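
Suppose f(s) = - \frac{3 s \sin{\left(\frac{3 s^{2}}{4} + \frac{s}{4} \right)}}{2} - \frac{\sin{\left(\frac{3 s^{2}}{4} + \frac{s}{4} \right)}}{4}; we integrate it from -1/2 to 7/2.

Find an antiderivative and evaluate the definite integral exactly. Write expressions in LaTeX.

Antiderivative: F(s) = \cos{\left(\frac{3 s^{2}}{4} + \frac{s}{4} \right)}; value = - \cos{\left(\frac{1}{16} \right)} + \cos{\left(\frac{161}{16} \right)}

The substitution u = \frac{3 s^{2}}{4} + \frac{s}{4} works: f is exactly (dF/du)*(du/ds) for that inner function.
F(s) = \cos{\left(\frac{3 s^{2}}{4} + \frac{s}{4} \right)} is an antiderivative of f.
Check: d/ds[\cos{\left(\frac{3 s^{2}}{4} + \frac{s}{4} \right)}] = - \frac{3 s \sin{\left(\frac{3 s^{2}}{4} + \frac{s}{4} \right)}}{2} - \frac{\sin{\left(\frac{3 s^{2}}{4} + \frac{s}{4} \right)}}{4} = f(s).
F(7/2) = \cos{\left(\frac{161}{16} \right)}; F(-1/2) = \cos{\left(\frac{1}{16} \right)}.
Integral = F(7/2) - F(-1/2) = - \cos{\left(\frac{1}{16} \right)} + \cos{\left(\frac{161}{16} \right)}.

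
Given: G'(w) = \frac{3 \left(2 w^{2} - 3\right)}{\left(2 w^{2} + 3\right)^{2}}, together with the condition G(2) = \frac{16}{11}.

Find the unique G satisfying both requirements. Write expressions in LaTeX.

Recognize the product-rule pattern: G'(w) = u'v + uv' with u = - 3 w, v = \frac{1}{2 w^{2} + 3}, so integration by parts undoes it.
A general antiderivative is - \frac{3 w}{2 w^{2} + 3} + C.
The condition gives C = \frac{16}{11} - (- \frac{6}{11}) = 2.
So G(w) = - \frac{3 w}{2 w^{2} + 3} + 2.
Check: d/dw[- \frac{3 w}{2 w^{2} + 3} + 2] = \frac{6 w^{2} - 9}{4 w^{4} + 12 w^{2} + 9}, which equals G'(w).

G(w) = - \frac{3 w}{2 w^{2} + 3} + 2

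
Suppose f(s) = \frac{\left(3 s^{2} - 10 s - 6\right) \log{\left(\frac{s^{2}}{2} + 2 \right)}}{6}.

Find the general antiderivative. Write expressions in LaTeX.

F(s) = \frac{s^{3} \log{\left(\frac{s^{2}}{2} + 2 \right)}}{6} - \frac{s^{3}}{9} - \frac{5 s^{2} \log{\left(\frac{s^{2}}{2} + 2 \right)}}{6} + \frac{5 s^{2}}{6} - s \log{\left(\frac{s^{2}}{2} + 2 \right)} + \frac{10 s}{3} - \frac{10 \log{\left(s^{2} + 4 \right)}}{3} - \frac{20 \operatorname{atan}{\left(\frac{s}{2} \right)}}{3} + C

For F(s) to be correct the identity F'(s) - f(s) = 0 must hold.
Check: d/ds[\frac{s^{3} \log{\left(\frac{s^{2}}{2} + 2 \right)}}{6} - \frac{s^{3}}{9} - \frac{5 s^{2} \log{\left(\frac{s^{2}}{2} + 2 \right)}}{6} + \frac{5 s^{2}}{6} - s \log{\left(\frac{s^{2}}{2} + 2 \right)} + \frac{10 s}{3} - \frac{10 \log{\left(s^{2} + 4 \right)}}{3} - \frac{20 \operatorname{atan}{\left(\frac{s}{2} \right)}}{3}] = \frac{s^{2} \log{\left(\frac{s^{2}}{2} + 2 \right)}}{2} - \frac{5 s \log{\left(\frac{s^{2}}{2} + 2 \right)}}{3} - \log{\left(\frac{s^{2}}{2} + 2 \right)}, which equals f(s).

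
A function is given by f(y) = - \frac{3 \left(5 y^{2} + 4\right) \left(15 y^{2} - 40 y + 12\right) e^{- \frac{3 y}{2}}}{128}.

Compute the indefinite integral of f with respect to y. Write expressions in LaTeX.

Recognize the product-rule pattern: f = u'v + uv' with u = \frac{3 \left(\frac{5 y^{2}}{4} + 1\right)^{2}}{4}, v = e^{- \frac{3 y}{2}}, so integration by parts undoes it.
Check: d/dy[\frac{3 \left(\frac{5 y^{2}}{4} + 1\right)^{2} e^{- \frac{3 y}{2}}}{4}] = \frac{\left(- 225 y^{4} + 600 y^{3} - 360 y^{2} + 480 y - 144\right) e^{- \frac{3 y}{2}}}{128}, which equals f(y).

F(y) = \frac{3 \left(\frac{5 y^{2}}{4} + 1\right)^{2} e^{- \frac{3 y}{2}}}{4} + C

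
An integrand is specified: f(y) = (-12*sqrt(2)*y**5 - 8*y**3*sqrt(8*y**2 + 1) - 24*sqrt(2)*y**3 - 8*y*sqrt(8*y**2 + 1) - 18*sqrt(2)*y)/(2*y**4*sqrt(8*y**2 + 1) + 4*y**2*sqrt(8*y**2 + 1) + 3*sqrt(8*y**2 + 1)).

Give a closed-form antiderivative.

An antiderivative F(y) passes only if d/dy[F] lands on f(y) exactly.
Check: d/dy[-3*sqrt(4*y**2 + 1/2)/2 - log(y**4 + 2*y**2 + 3/2)] = (-12*sqrt(2)*y**5 - 8*y**3*sqrt(8*y**2 + 1) - 24*sqrt(2)*y**3 - 8*y*sqrt(8*y**2 + 1) - 18*sqrt(2)*y)/(2*y**4*sqrt(8*y**2 + 1) + 4*y**2*sqrt(8*y**2 + 1) + 3*sqrt(8*y**2 + 1)) = f(y).

An antiderivative is F(y) = -3*sqrt(4*y**2 + 1/2)/2 - log(y**4 + 2*y**2 + 3/2).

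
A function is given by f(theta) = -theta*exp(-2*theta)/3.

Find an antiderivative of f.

An antiderivative is F(theta) = (2*theta + 1)*exp(-2*theta)/12.

f has the shape u'v + uv' for u = theta/6 + 1/12 and v = exp(-2*theta) — it is the derivative of the product u*v.
Check: d/dtheta[(2*theta + 1)*exp(-2*theta)/12] = -theta*exp(-2*theta)/3 = f(theta).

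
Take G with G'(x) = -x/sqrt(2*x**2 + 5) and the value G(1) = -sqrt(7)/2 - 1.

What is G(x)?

G(x) = -sqrt(2*x**2 + 5)/2 - 1

The substitution u = 2*x**2 + 5 works: G'(x) is exactly (dG/du)*(du/dx) for that inner function.
A general antiderivative is -sqrt(2*x**2 + 5)/2 + C.
The condition gives C = -sqrt(7)/2 - 1 - (-sqrt(7)/2) = -1.
So G(x) = -sqrt(2*x**2 + 5)/2 - 1.
Check: d/dx[-sqrt(2*x**2 + 5)/2 - 1] = -x/sqrt(2*x**2 + 5) = G'(x).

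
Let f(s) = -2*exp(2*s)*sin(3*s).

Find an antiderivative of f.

An antiderivative is F(s) = -4*exp(2*s)*sin(3*s)/13 + 6*exp(2*s)*cos(3*s)/13.

Differentiate the proposed F(s) back; it has to land on f(s) exactly.
Check: d/ds[-4*exp(2*s)*sin(3*s)/13 + 6*exp(2*s)*cos(3*s)/13] = -2*exp(2*s)*sin(3*s) = f(s).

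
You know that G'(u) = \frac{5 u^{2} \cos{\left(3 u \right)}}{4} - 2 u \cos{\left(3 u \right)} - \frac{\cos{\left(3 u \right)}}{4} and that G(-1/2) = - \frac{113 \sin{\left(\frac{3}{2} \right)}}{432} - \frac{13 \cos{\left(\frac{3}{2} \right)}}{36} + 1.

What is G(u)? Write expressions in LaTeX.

The integrand splits into summands that can be handled one at a time.
A general antiderivative is \frac{5 u^{2} \sin{\left(3 u \right)}}{12} - \frac{2 u \sin{\left(3 u \right)}}{3} + \frac{5 u \cos{\left(3 u \right)}}{18} - \frac{19 \sin{\left(3 u \right)}}{108} - \frac{2 \cos{\left(3 u \right)}}{9} + C.
The condition gives C = - \frac{113 \sin{\left(\frac{3}{2} \right)}}{432} - \frac{13 \cos{\left(\frac{3}{2} \right)}}{36} + 1 - (- \frac{113 \sin{\left(\frac{3}{2} \right)}}{432} - \frac{13 \cos{\left(\frac{3}{2} \right)}}{36}) = 1.
So G(u) = \frac{45 u^{2} \sin{\left(3 u \right)} - 72 u \sin{\left(3 u \right)} + 30 u \cos{\left(3 u \right)} - 19 \sin{\left(3 u \right)} - 24 \cos{\left(3 u \right)} + 108}{108}.
Check: d/du[\frac{45 u^{2} \sin{\left(3 u \right)} - 72 u \sin{\left(3 u \right)} + 30 u \cos{\left(3 u \right)} - 19 \sin{\left(3 u \right)} - 24 \cos{\left(3 u \right)} + 108}{108}] = \frac{5 u^{2} \cos{\left(3 u \right)}}{4} - 2 u \cos{\left(3 u \right)} - \frac{\cos{\left(3 u \right)}}{4} = G'(u).

G(u) = \frac{45 u^{2} \sin{\left(3 u \right)} - 72 u \sin{\left(3 u \right)} + 30 u \cos{\left(3 u \right)} - 19 \sin{\left(3 u \right)} - 24 \cos{\left(3 u \right)} + 108}{108}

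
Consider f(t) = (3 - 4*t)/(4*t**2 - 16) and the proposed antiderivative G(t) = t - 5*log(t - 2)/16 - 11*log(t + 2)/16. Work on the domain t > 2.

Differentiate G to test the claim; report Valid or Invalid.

Invalid: d/dt[G] - f = 1, which is not 0.

d/dt[G] = (4*t**2 - 4*t - 13)/(4*t**2 - 16)
d/dt[G] - f(t) = 1 != 0.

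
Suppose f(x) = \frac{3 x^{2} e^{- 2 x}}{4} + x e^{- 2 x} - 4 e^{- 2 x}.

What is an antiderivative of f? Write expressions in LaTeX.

Recognize the product-rule pattern: f = u'v + uv' with u = - \frac{3 x^{2}}{8} - \frac{7 x}{8} + \frac{25}{16}, v = e^{- 2 x}, so integration by parts undoes it.
Check: d/dx[- \frac{\left(6 x^{2} + 14 x - 25\right) e^{- 2 x}}{16}] = \frac{\left(3 x^{2} + 4 x - 16\right) e^{- 2 x}}{4}, which equals f(x).

An antiderivative is F(x) = - \frac{\left(6 x^{2} + 14 x - 25\right) e^{- 2 x}}{16}.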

::::

Work instruction
Go to the line in the listing above that has "What is an antiderivative" in it. Set down that line and each one after it, exactly.

Exercise response
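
What is an antiderivative of f? Write expressions in LaTeX.

Recognize the product-rule pattern: f = u'v + uv' with u = - \frac{3 x^{2}}{8} - \frac{7 x}{8} + \frac{25}{16}, v = e^{- 2 x}, so integration by parts undoes it.
Check: d/dx[- \frac{\left(6 x^{2} + 14 x - 25\right) e^{- 2 x}}{16}] = \frac{\left(3 x^{2} + 4 x - 16\right) e^{- 2 x}}{4}, which equals f(x).

An antiderivative is F(x) = - \frac{\left(6 x^{2} + 14 x - 25\right) e^{- 2 x}}{16}.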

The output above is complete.